Items listed in a dataset:
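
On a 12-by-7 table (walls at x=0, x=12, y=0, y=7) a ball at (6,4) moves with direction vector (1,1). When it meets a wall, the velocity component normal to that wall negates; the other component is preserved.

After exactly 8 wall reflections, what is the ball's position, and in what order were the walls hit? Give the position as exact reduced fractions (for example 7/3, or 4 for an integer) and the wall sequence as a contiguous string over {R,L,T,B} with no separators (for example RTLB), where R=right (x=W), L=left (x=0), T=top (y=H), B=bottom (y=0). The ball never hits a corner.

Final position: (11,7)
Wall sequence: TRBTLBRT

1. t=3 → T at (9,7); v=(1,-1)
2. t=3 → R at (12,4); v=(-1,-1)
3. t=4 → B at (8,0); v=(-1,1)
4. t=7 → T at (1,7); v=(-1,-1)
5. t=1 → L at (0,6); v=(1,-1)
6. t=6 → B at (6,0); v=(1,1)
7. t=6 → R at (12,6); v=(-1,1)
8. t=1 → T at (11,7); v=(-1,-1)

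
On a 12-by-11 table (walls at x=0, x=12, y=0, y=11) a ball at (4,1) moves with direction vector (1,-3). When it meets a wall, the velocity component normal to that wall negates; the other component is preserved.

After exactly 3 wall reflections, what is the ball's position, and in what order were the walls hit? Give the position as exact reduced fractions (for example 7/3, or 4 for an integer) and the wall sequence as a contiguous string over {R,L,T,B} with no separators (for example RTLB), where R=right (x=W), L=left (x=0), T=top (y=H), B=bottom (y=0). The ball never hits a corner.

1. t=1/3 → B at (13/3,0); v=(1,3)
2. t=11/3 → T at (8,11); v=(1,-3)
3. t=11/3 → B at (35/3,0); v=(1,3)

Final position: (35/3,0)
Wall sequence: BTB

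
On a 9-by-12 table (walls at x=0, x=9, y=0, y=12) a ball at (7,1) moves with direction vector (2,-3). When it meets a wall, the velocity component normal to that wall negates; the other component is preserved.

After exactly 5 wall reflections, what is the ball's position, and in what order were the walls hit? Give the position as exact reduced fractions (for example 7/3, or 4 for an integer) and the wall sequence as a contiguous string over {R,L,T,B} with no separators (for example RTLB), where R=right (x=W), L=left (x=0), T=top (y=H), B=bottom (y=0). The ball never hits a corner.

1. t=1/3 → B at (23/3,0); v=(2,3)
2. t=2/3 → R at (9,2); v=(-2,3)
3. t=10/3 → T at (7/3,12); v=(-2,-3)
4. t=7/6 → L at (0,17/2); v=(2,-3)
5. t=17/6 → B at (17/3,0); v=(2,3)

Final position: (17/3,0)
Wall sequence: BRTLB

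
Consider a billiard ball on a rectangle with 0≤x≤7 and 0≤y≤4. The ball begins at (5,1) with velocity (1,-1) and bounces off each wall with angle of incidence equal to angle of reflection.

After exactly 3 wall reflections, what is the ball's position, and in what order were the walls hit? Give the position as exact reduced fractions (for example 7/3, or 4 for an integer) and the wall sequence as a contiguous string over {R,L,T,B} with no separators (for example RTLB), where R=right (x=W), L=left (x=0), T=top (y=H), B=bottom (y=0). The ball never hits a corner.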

- [Exercise directions]: This exercise calls for every record to be restated word for word.

- [Response to the task]:
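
On a 12-by-7 table (walls at x=0, x=12, y=0, y=7) a ball at (6,4) moves with direction vector (1,1). When it meets a wall, the velocity component normal to that wall negates; the other component is preserved.

After exactly 8 wall reflections, what is the ball's position, and in what order were the walls hit? Give the position as exact reduced fractions (for example 7/3, or 4 for an integer) and the wall sequence as a contiguous string over {R,L,T,B} with no separators (for example RTLB), where R=right (x=W), L=left (x=0), T=top (y=H), B=bottom (y=0). The ball never hits a corner.

Final position: (11,7)
Wall sequence: TRBTLBRT

1. t=3 → T at (9,7); v=(1,-1)
2. t=3 → R at (12,4); v=(-1,-1)
3. t=4 → B at (8,0); v=(-1,1)
4. t=7 → T at (1,7); v=(-1,-1)
5. t=1 → L at (0,6); v=(1,-1)
6. t=6 → B at (6,0); v=(1,1)
7. t=6 → R at (12,6); v=(-1,1)
8. t=1 → T at (11,7); v=(-1,-1)

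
On a 12-by-11 table (walls at x=0, x=12, y=0, y=11) a ball at (4,1) moves with direction vector (1,-3). When it meets a wall, the velocity component normal to that wall negates; the other component is preserved.

After exactly 3 wall reflections, what is the ball's position, and in what order were the walls hit? Give the position as exact reduced fractions (for example 7/3, or 4 for an integer) and the wall sequence as a contiguous string over {R,L,T,B} with no separators (for example RTLB), where R=right (x=W), L=left (x=0), T=top (y=H), B=bottom (y=0). The ball never hits a corner.

1. t=1/3 → B at (13/3,0); v=(1,3)
2. t=11/3 → T at (8,11); v=(1,-3)
3. t=11/3 → B at (35/3,0); v=(1,3)

Final position: (35/3,0)
Wall sequence: BTB

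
On a 9-by-12 table (walls at x=0, x=9, y=0, y=12) a ball at (7,1) moves with direction vector (2,-3). When it meets a wall, the velocity component normal to that wall negates; the other component is preserved.

After exactly 5 wall reflections, what is the ball's position, and in what order were the walls hit? Give the position as exact reduced fractions (for example 7/3, or 4 for an integer) and the wall sequence as a contiguous string over {R,L,T,B} with no separators (for example RTLB), where R=right (x=W), L=left (x=0), T=top (y=H), B=bottom (y=0). The ball never hits a corner.

1. t=1/3 → B at (23/3,0); v=(2,3)
2. t=2/3 → R at (9,2); v=(-2,3)
3. t=10/3 → T at (7/3,12); v=(-2,-3)
4. t=7/6 → L at (0,17/2); v=(2,-3)
5. t=17/6 → B at (17/3,0); v=(2,3)

Final position: (17/3,0)
Wall sequence: BRTLB

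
Consider a billiard ball on a rectangle with 0≤x≤7 and 0≤y≤4. The ball begins at (5,1) with velocity (1,-1) and bounces off each wall with angle of incidence equal to angle of reflection.

After exactly 3 wall reflections, what is the ball's position, and in what order were the walls hit? Give the position as exact reduced fractions (for example 7/3, or 4 for an integer) and the wall sequence as a contiguous string over {R,L,T,B} with no separators (for example RTLB), where R=right (x=W), L=left (x=0), T=top (y=H), B=bottom (y=0). The ball never hits a corner.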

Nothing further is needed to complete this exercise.